═══ Information

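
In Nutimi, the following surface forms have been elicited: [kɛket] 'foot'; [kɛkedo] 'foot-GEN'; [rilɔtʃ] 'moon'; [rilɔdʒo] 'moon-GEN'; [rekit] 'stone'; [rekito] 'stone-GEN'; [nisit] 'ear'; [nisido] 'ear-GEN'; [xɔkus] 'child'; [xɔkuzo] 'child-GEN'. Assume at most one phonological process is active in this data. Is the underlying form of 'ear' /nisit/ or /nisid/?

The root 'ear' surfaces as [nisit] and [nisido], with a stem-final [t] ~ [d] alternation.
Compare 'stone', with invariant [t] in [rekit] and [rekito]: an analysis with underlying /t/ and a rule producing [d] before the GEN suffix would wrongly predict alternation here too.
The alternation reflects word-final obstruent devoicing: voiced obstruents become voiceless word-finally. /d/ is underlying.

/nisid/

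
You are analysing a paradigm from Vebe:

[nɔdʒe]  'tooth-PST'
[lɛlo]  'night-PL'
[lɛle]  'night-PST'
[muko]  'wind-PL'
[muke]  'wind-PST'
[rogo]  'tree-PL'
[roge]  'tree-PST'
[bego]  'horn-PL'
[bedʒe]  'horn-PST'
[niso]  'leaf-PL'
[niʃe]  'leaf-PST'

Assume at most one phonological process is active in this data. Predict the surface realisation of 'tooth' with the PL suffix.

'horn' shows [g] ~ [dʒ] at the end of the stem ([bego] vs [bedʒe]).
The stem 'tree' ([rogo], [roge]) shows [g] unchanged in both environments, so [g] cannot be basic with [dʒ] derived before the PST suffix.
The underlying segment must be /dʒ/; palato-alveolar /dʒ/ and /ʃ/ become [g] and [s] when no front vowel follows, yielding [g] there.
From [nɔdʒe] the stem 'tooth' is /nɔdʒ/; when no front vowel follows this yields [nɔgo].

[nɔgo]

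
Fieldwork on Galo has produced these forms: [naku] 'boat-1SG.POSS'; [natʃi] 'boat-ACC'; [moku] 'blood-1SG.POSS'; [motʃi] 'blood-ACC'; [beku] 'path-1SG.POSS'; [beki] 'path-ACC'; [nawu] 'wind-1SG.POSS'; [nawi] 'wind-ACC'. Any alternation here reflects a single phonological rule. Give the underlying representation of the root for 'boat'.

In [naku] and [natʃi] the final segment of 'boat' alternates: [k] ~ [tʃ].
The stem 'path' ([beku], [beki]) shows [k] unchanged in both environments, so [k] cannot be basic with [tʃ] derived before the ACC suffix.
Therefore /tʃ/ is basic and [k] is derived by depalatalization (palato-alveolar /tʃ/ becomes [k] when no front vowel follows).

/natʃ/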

══════

- [What to do] Transcribe exactly, and only, the lines that extend from the one containing "Fieldwork on Galo" to the end of the records above, inclusive of both.

- [Solution for this exercise]
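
Fieldwork on Galo has produced these forms: [naku] 'boat-1SG.POSS'; [natʃi] 'boat-ACC'; [moku] 'blood-1SG.POSS'; [motʃi] 'blood-ACC'; [beku] 'path-1SG.POSS'; [beki] 'path-ACC'; [nawu] 'wind-1SG.POSS'; [nawi] 'wind-ACC'. Any alternation here reflects a single phonological rule. Give the underlying representation of the root for 'boat'.

In [naku] and [natʃi] the final segment of 'boat' alternates: [k] ~ [tʃ].
The stem 'path' ([beku], [beki]) shows [k] unchanged in both environments, so [k] cannot be basic with [tʃ] derived before the ACC suffix.
Therefore /tʃ/ is basic and [k] is derived by depalatalization (palato-alveolar /tʃ/ becomes [k] when no front vowel follows).

/natʃ/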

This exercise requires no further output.